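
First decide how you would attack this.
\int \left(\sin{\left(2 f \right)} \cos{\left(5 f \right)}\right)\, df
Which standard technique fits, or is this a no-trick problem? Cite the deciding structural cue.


Diagnosis: a trigonometric identity — cross-frequency products like \sin{\left(2 f \right)} \cos{\left(5 f \right)} are the textbook product-to-sum case — the identity converts them to directly integrable sinusoids.


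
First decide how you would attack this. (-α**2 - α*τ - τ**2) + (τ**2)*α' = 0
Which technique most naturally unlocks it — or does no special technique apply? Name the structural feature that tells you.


Technique: the homogeneous substitution — the slope is degree-zero homogeneous: the ratio substitution v = α/τ collapses it.


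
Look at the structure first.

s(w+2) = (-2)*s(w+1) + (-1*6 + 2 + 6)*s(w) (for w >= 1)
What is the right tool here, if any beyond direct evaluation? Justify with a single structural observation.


Diagnosis: the characteristic-root method — fixed numeric weights on consecutive terms and no forcing term added: the root method in its home territory.


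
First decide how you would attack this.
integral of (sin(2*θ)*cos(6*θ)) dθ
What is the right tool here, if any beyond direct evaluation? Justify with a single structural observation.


Verdict: a trigonometric identity — two different frequencies multiply in sin(2*θ)*cos(6*θ); the product-to-sum formula separates them.


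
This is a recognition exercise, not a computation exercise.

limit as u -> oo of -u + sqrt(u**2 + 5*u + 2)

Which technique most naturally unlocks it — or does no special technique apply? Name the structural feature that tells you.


Diagnosis: conjugate multiplication — the difference sqrt(u**2 + 5*u + 2) - u is an ∞ − ∞ stalemate; its conjugate partner breaks the tie.


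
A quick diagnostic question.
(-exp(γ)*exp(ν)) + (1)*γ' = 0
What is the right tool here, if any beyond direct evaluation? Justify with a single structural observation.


Method: separation of variables — the derivative equals a pure function of ν (namely exp(ν)) times a pure function of γ (namely exp(γ)); divide and integrate each side.


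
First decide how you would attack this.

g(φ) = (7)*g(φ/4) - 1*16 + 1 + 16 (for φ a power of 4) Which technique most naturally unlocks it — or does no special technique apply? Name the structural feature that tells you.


Best approach: the master substitution — the argument shrinks by the factor 4, so measure the index on a logarithmic scale and the recursion becomes a shift.


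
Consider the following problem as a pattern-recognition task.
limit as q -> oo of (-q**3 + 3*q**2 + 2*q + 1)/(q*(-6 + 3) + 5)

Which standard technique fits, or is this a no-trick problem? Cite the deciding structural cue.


Technique: dominant-term comparison — divide through by the highest power of q; every lower-order term dies and the dominant terms decide the limit. As a single quotient, the ∞/∞ shape would yield to repeated differentiation as well — the growth comparison gets there in one look.


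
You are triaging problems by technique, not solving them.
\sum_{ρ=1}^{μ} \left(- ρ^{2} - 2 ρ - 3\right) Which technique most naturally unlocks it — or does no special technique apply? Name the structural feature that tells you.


Method: no special technique — the summand is a plain polynomial in ρ (expanding first if it arrives factored); standard power-sum formulas evaluate it term by term.


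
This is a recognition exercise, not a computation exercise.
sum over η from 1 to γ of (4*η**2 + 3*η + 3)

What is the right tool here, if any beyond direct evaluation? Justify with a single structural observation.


Diagnosis: no special technique — Faulhaber territory: sum each constant-multiple power of η with its closed-form formula, no trick required.


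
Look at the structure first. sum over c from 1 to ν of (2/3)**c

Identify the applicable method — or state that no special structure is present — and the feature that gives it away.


Technique: the geometric series formula — term-over-term division gives 2/3 every time — index-free ratio, geometric sum formula applies.


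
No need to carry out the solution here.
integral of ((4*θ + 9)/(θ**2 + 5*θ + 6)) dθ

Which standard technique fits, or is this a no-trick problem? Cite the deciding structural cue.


Method: partial fractions — the factorization of θ**2 + 5*θ + 6 is the whole battle; after it, each term is a table integral.


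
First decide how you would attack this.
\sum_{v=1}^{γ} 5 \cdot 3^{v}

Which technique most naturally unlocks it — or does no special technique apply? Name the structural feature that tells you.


Best approach: the geometric series formula — check a ratio of consecutive terms: it is 3, independent of the index, so the geometric formula closes the sum.


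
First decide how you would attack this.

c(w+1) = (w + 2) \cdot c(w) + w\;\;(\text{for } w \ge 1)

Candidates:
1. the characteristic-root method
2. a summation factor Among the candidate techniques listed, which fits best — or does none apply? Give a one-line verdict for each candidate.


Verdict: a summation factor — one step of memory with a weight w + 2 that changes as the index grows — the summation-factor construction is built for this.
- the characteristic-root method: an index-dependent weight blocks the pure exponential ansatz.
- a summation factor — yes, a natural case for it.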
---------------
__What is being asked__. From start to finish, retype the records above with complete accuracy.

__Task answer__.
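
First decide how you would attack this.
\int \left(\sin{\left(2 f \right)} \cos{\left(5 f \right)}\right)\, df
Which standard technique fits, or is this a no-trick problem? Cite the deciding structural cue.


Diagnosis: a trigonometric identity — cross-frequency products like \sin{\left(2 f \right)} \cos{\left(5 f \right)} are the textbook product-to-sum case — the identity converts them to directly integrable sinusoids.


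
First decide how you would attack this. (-α**2 - α*τ - τ**2) + (τ**2)*α' = 0
Which technique most naturally unlocks it — or does no special technique apply? Name the structural feature that tells you.


Technique: the homogeneous substitution — the slope is degree-zero homogeneous: the ratio substitution v = α/τ collapses it.


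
Look at the structure first.

s(w+2) = (-2)*s(w+1) + (-1*6 + 2 + 6)*s(w) (for w >= 1)
What is the right tool here, if any beyond direct evaluation? Justify with a single structural observation.


Diagnosis: the characteristic-root method — fixed numeric weights on consecutive terms and no forcing term added: the root method in its home territory.


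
First decide how you would attack this.
integral of (sin(2*θ)*cos(6*θ)) dθ
What is the right tool here, if any beyond direct evaluation? Justify with a single structural observation.


Verdict: a trigonometric identity — two different frequencies multiply in sin(2*θ)*cos(6*θ); the product-to-sum formula separates them.


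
This is a recognition exercise, not a computation exercise.

limit as u -> oo of -u + sqrt(u**2 + 5*u + 2)

Which technique most naturally unlocks it — or does no special technique apply? Name the structural feature that tells you.


Diagnosis: conjugate multiplication — the difference sqrt(u**2 + 5*u + 2) - u is an ∞ − ∞ stalemate; its conjugate partner breaks the tie.


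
A quick diagnostic question.
(-exp(γ)*exp(ν)) + (1)*γ' = 0
What is the right tool here, if any beyond direct evaluation? Justify with a single structural observation.


Method: separation of variables — the derivative equals a pure function of ν (namely exp(ν)) times a pure function of γ (namely exp(γ)); divide and integrate each side.


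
First decide how you would attack this.

g(φ) = (7)*g(φ/4) - 1*16 + 1 + 16 (for φ a power of 4) Which technique most naturally unlocks it — or does no special technique apply? Name the structural feature that tells you.


Best approach: the master substitution — the argument shrinks by the factor 4, so measure the index on a logarithmic scale and the recursion becomes a shift.


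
Consider the following problem as a pattern-recognition task.
limit as q -> oo of (-q**3 + 3*q**2 + 2*q + 1)/(q*(-6 + 3) + 5)

Which standard technique fits, or is this a no-trick problem? Cite the deciding structural cue.


Technique: dominant-term comparison — divide through by the highest power of q; every lower-order term dies and the dominant terms decide the limit. As a single quotient, the ∞/∞ shape would yield to repeated differentiation as well — the growth comparison gets there in one look.


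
You are triaging problems by technique, not solving them.
\sum_{ρ=1}^{μ} \left(- ρ^{2} - 2 ρ - 3\right) Which technique most naturally unlocks it — or does no special technique apply? Name the structural feature that tells you.


Method: no special technique — the summand is a plain polynomial in ρ (expanding first if it arrives factored); standard power-sum formulas evaluate it term by term.


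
This is a recognition exercise, not a computation exercise.
sum over η from 1 to γ of (4*η**2 + 3*η + 3)

What is the right tool here, if any beyond direct evaluation? Justify with a single structural observation.


Diagnosis: no special technique — Faulhaber territory: sum each constant-multiple power of η with its closed-form formula, no trick required.


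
Look at the structure first. sum over c from 1 to ν of (2/3)**c

Identify the applicable method — or state that no special structure is present — and the feature that gives it away.


Technique: the geometric series formula — term-over-term division gives 2/3 every time — index-free ratio, geometric sum formula applies.


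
No need to carry out the solution here.
integral of ((4*θ + 9)/(θ**2 + 5*θ + 6)) dθ

Which standard technique fits, or is this a no-trick problem? Cite the deciding structural cue.


Method: partial fractions — the factorization of θ**2 + 5*θ + 6 is the whole battle; after it, each term is a table integral.


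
First decide how you would attack this.
\sum_{v=1}^{γ} 5 \cdot 3^{v}

Which technique most naturally unlocks it — or does no special technique apply? Name the structural feature that tells you.


Best approach: the geometric series formula — check a ratio of consecutive terms: it is 3, independent of the index, so the geometric formula closes the sum.


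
First decide how you would attack this.

c(w+1) = (w + 2) \cdot c(w) + w\;\;(\text{for } w \ge 1)

Candidates:
1. the characteristic-root method
2. a summation factor Among the candidate techniques listed, which fits best — or does none apply? Give a one-line verdict for each candidate.


Verdict: a summation factor — one step of memory with a weight w + 2 that changes as the index grows — the summation-factor construction is built for this.
- the characteristic-root method: an index-dependent weight blocks the pure exponential ansatz.
- a summation factor — yes, a natural case for it.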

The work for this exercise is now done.